» Data for analysis
[Start of section]
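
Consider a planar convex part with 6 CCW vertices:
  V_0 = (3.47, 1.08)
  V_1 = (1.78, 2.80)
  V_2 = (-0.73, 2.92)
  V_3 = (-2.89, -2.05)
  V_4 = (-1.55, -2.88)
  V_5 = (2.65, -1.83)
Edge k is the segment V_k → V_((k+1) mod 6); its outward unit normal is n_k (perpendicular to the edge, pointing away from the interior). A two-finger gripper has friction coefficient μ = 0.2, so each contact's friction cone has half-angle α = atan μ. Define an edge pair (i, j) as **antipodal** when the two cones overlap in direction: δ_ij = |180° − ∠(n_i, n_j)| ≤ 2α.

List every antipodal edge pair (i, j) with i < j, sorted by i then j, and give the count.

α = atan 0.2 = 11.31°;  2α = 22.62°
n_0 = (+0.7133, +0.7009)
n_1 = (+0.0478, +0.9989)
n_2 = (-0.9171, +0.3986)
n_3 = (-0.5266, -0.8501)
n_4 = (+0.2425, -0.9701)
n_5 = (+0.9625, -0.2712)
  (0,1): δ = 137.23°  ·
  (0,2): δ = 67.99°  ·
  (0,3): δ = 13.73°  ✓
  (0,4): δ = 59.54°  ·
  (0,5): δ = 119.77°  ·
  (1,2): δ = 110.75°  ·
  (1,3): δ = 29.04°  ·
  (1,4): δ = 16.77°  ✓
  (1,5): δ = 77.00°  ·
  (2,3): δ = 98.28°  ·
  (2,4): δ = 52.47°  ·
  (2,5): δ = 7.75°  ✓
  (3,4): δ = 134.19°  ·
  (3,5): δ = 73.96°  ·
  (4,5): δ = 119.77°  ·
antipodal pairs: 3

count = 3; pairs: (0,3), (1,4), (2,5)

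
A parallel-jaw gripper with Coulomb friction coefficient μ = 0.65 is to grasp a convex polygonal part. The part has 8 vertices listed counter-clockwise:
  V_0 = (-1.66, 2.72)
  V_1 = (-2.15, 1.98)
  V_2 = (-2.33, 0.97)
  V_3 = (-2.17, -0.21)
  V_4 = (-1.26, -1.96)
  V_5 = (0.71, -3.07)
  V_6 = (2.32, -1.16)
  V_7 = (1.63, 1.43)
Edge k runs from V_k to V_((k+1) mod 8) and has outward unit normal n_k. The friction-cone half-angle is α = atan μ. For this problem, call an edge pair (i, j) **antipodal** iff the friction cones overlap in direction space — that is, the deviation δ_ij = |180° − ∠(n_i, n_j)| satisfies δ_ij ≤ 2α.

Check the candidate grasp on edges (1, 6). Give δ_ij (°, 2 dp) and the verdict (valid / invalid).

δ = 25.02°, valid

α = atan 0.65 = 33.02°;  2α = 66.05°
edge 1: e_1 = (-0.18, -1.01);  n_1 = (-0.9845, +0.1755)
edge 6: e_6 = (-0.69, +2.59);  n_6 = (+0.9663, +0.2574)
∠(n_1, n_6) = 154.98°
δ = |180° − 154.98°| = 25.02°
25.02° ≤ 2α = 66.05°  →  valid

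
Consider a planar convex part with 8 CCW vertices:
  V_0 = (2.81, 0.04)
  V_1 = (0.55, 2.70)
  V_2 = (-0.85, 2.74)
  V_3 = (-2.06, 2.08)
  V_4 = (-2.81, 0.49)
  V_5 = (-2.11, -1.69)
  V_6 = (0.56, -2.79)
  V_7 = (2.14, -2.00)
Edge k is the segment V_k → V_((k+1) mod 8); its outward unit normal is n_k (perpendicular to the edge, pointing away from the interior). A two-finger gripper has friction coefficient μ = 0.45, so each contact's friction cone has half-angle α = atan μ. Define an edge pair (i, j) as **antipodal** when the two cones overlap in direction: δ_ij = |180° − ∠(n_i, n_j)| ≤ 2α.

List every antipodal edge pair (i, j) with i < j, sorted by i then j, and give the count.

count = 9; pairs: (0,4), (0,5), (1,5), (1,6), (2,6), (2,7), (3,6), (3,7), (4,7)

α = atan 0.45 = 24.23°;  2α = 48.46°
n_0 = (+0.7621, +0.6475)
n_1 = (+0.0286, +0.9996)
n_2 = (-0.4789, +0.8779)
n_3 = (-0.9044, +0.4266)
n_4 = (-0.9521, -0.3057)
n_5 = (-0.3809, -0.9246)
n_6 = (+0.4472, -0.8944)
n_7 = (+0.9501, -0.3120)
  (0,1): δ = 131.99°  ·
  (0,2): δ = 101.74°  ·
  (0,3): δ = 65.61°  ·
  (0,4): δ = 22.55°  ✓
  (0,5): δ = 27.26°  ✓
  (0,6): δ = 76.21°  ·
  (0,7): δ = 121.47°  ·
  (1,2): δ = 149.75°  ·
  (1,3): δ = 113.62°  ·
  (1,4): δ = 70.56°  ·
  (1,5): δ = 20.75°  ✓
  (1,6): δ = 28.20°  ✓
  (1,7): δ = 73.45°  ·
  (2,3): δ = 143.86°  ·
  (2,4): δ = 100.81°  ·
  (2,5): δ = 51.00°  ·
  (2,6): δ = 2.05°  ✓
  (2,7): δ = 43.21°  ✓
  (3,4): δ = 136.94°  ·
  (3,5): δ = 87.14°  ·
  (3,6): δ = 38.18°  ✓
  (3,7): δ = 7.07°  ✓
  (4,5): δ = 130.19°  ·
  (4,6): δ = 81.24°  ·
  (4,7): δ = 35.98°  ✓
  (5,6): δ = 131.04°  ·
  (5,7): δ = 85.79°  ·
  (6,7): δ = 134.75°  ·
antipodal pairs: 9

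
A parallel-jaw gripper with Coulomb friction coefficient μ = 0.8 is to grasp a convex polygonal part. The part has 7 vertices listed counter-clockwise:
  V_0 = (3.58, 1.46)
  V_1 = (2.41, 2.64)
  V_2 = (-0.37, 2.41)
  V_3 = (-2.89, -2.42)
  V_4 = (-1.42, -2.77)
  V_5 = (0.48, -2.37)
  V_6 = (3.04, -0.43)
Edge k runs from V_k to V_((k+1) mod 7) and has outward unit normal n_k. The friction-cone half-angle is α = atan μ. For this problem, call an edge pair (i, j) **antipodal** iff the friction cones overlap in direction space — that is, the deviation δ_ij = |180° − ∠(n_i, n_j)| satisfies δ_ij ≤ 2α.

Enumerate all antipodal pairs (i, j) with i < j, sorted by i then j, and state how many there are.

count = 11; pairs: (0,2), (0,3), (0,4), (1,3), (1,4), (1,5), (1,6), (2,3), (2,4), (2,5), (2,6)

α = atan 0.8 = 38.66°;  2α = 77.32°
n_0 = (+0.7101, +0.7041)
n_1 = (-0.0825, +0.9966)
n_2 = (-0.8866, +0.4626)
n_3 = (-0.2316, -0.9728)
n_4 = (+0.2060, -0.9785)
n_5 = (+0.6040, -0.7970)
n_6 = (+0.9615, -0.2747)
  (0,1): δ = 130.03°  ·
  (0,2): δ = 72.31°  ✓
  (0,3): δ = 31.85°  ✓
  (0,4): δ = 57.13°  ✓
  (0,5): δ = 82.40°  ·
  (0,6): δ = 119.30°  ·
  (1,2): δ = 122.28°  ·
  (1,3): δ = 18.12°  ✓
  (1,4): δ = 7.16°  ✓
  (1,5): δ = 32.43°  ✓
  (1,6): δ = 69.33°  ✓
  (2,3): δ = 75.84°  ✓
  (2,4): δ = 50.56°  ✓
  (2,5): δ = 25.29°  ✓
  (2,6): δ = 11.61°  ✓
  (3,4): δ = 154.72°  ·
  (3,5): δ = 129.45°  ·
  (3,6): δ = 92.55°  ·
  (4,5): δ = 154.73°  ·
  (4,6): δ = 117.83°  ·
  (5,6): δ = 143.10°  ·
antipodal pairs: 11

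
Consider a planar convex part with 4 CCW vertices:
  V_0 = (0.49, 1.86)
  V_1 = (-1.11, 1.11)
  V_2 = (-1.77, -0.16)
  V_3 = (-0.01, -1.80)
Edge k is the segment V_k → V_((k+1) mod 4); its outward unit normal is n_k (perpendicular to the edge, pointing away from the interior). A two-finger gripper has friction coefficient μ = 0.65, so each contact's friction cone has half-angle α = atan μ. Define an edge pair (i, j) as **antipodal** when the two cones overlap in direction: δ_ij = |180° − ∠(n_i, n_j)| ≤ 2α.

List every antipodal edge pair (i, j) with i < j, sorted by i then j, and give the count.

count = 3; pairs: (0,3), (1,3), (2,3)

α = atan 0.65 = 33.02°;  2α = 66.05°
n_0 = (-0.4244, +0.9055)
n_1 = (-0.8873, +0.4611)
n_2 = (-0.6817, -0.7316)
n_3 = (+0.9908, -0.1354)
  (0,1): δ = 142.58°  ·
  (0,2): δ = 68.09°  ·
  (0,3): δ = 57.11°  ✓
  (1,2): δ = 105.52°  ·
  (1,3): δ = 19.68°  ✓
  (2,3): δ = 54.80°  ✓
antipodal pairs: 3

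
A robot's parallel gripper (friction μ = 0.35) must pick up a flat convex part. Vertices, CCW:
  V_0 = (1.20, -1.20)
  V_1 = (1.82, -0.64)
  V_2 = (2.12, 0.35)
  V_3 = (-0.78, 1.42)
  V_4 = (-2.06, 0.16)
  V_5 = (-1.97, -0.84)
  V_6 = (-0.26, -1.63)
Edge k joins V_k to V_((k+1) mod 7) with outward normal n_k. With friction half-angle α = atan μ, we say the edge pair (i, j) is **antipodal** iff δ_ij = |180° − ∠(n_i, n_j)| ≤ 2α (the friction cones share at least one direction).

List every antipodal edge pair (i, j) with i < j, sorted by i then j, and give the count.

α = atan 0.35 = 19.29°;  2α = 38.58°
n_0 = (+0.6703, -0.7421)
n_1 = (+0.9570, -0.2900)
n_2 = (+0.3462, +0.9382)
n_3 = (-0.7015, +0.7127)
n_4 = (-0.9960, -0.0896)
n_5 = (-0.4194, -0.9078)
n_6 = (+0.2825, -0.9593)
  (0,1): δ = 148.95°  ·
  (0,2): δ = 62.34°  ·
  (0,3): δ = 2.46°  ✓
  (0,4): δ = 53.05°  ·
  (0,5): δ = 113.11°  ·
  (0,6): δ = 154.32°  ·
  (1,2): δ = 93.39°  ·
  (1,3): δ = 28.59°  ✓
  (1,4): δ = 22.00°  ✓
  (1,5): δ = 82.06°  ·
  (1,6): δ = 123.27°  ·
  (2,3): δ = 115.20°  ·
  (2,4): δ = 64.60°  ·
  (2,5): δ = 4.54°  ✓
  (2,6): δ = 36.66°  ✓
  (3,4): δ = 129.41°  ·
  (3,5): δ = 69.35°  ·
  (3,6): δ = 28.14°  ✓
  (4,5): δ = 119.94°  ·
  (4,6): δ = 78.73°  ·
  (5,6): δ = 138.79°  ·
antipodal pairs: 6

count = 6; pairs: (0,3), (1,3), (1,4), (2,5), (2,6), (3,6)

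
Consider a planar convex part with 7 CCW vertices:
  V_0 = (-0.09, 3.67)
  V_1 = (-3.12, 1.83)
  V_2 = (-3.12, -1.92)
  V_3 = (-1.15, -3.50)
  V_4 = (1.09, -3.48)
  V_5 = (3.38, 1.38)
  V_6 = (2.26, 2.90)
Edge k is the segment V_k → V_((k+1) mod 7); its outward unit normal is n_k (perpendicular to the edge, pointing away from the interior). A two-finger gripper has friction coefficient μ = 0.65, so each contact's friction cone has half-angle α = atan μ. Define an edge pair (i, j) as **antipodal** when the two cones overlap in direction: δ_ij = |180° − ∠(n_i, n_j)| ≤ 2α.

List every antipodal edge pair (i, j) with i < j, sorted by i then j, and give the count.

count = 8; pairs: (0,3), (0,4), (1,4), (1,5), (2,5), (2,6), (3,5), (3,6)

α = atan 0.65 = 33.02°;  2α = 66.05°
n_0 = (-0.5191, +0.8547)
n_1 = (-1.0000, -0.0000)
n_2 = (-0.6257, -0.7801)
n_3 = (+0.0089, -1.0000)
n_4 = (+0.9046, -0.4262)
n_5 = (+0.8051, +0.5932)
n_6 = (+0.3114, +0.9503)
  (0,1): δ = 121.27°  ·
  (0,2): δ = 70.00°  ·
  (0,3): δ = 30.76°  ✓
  (0,4): δ = 33.50°  ✓
  (0,5): δ = 95.12°  ·
  (0,6): δ = 130.59°  ·
  (1,2): δ = 128.73°  ·
  (1,3): δ = 89.49°  ·
  (1,4): δ = 25.23°  ✓
  (1,5): δ = 36.38°  ✓
  (1,6): δ = 71.86°  ·
  (2,3): δ = 140.76°  ·
  (2,4): δ = 76.50°  ·
  (2,5): δ = 14.88°  ✓
  (2,6): δ = 20.59°  ✓
  (3,4): δ = 115.74°  ·
  (3,5): δ = 54.13°  ✓
  (3,6): δ = 18.65°  ✓
  (4,5): δ = 118.39°  ·
  (4,6): δ = 82.91°  ·
  (5,6): δ = 144.53°  ·
antipodal pairs: 8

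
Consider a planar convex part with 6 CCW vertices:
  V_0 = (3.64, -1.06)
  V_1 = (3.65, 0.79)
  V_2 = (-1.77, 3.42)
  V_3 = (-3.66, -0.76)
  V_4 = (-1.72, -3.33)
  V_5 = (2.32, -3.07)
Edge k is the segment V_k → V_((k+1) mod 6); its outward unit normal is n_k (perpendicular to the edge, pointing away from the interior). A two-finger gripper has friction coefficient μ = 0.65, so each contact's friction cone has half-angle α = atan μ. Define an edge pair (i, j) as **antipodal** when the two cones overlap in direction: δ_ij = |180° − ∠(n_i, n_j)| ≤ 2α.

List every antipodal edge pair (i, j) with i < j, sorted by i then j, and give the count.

count = 6; pairs: (0,2), (0,3), (1,3), (1,4), (2,4), (2,5)

α = atan 0.65 = 33.02°;  2α = 66.05°
n_0 = (+1.0000, -0.0054)
n_1 = (+0.4366, +0.8997)
n_2 = (-0.9112, +0.4120)
n_3 = (-0.7981, -0.6025)
n_4 = (+0.0642, -0.9979)
n_5 = (+0.8359, -0.5489)
  (0,1): δ = 115.57°  ·
  (0,2): δ = 24.02°  ✓
  (0,3): δ = 37.36°  ✓
  (0,4): δ = 93.99°  ·
  (0,5): δ = 147.02°  ·
  (1,2): δ = 88.45°  ·
  (1,3): δ = 27.07°  ✓
  (1,4): δ = 29.57°  ✓
  (1,5): δ = 82.59°  ·
  (2,3): δ = 118.62°  ·
  (2,4): δ = 61.99°  ✓
  (2,5): δ = 8.96°  ✓
  (3,4): δ = 123.37°  ·
  (3,5): δ = 70.34°  ·
  (4,5): δ = 126.98°  ·
antipodal pairs: 6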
[End of section]
All lines above from the line with "Edge k runs from V_k to V_((k+1) mod 8)" through the line with "V_1 = (0.55, 2.70)", both included, are to be set down exactly, with nothing else.

» Output for this task
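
Edge k runs from V_k to V_((k+1) mod 8) and has outward unit normal n_k. The friction-cone half-angle is α = atan μ. For this problem, call an edge pair (i, j) **antipodal** iff the friction cones overlap in direction space — that is, the deviation δ_ij = |180° − ∠(n_i, n_j)| satisfies δ_ij ≤ 2α.

Check the candidate grasp on edges (1, 6). Give δ_ij (°, 2 dp) and the verdict (valid / invalid).

δ = 25.02°, valid

α = atan 0.65 = 33.02°;  2α = 66.05°
edge 1: e_1 = (-0.18, -1.01);  n_1 = (-0.9845, +0.1755)
edge 6: e_6 = (-0.69, +2.59);  n_6 = (+0.9663, +0.2574)
∠(n_1, n_6) = 154.98°
δ = |180° − 154.98°| = 25.02°
25.02° ≤ 2α = 66.05°  →  valid

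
Consider a planar convex part with 8 CCW vertices:
  V_0 = (2.81, 0.04)
  V_1 = (0.55, 2.70)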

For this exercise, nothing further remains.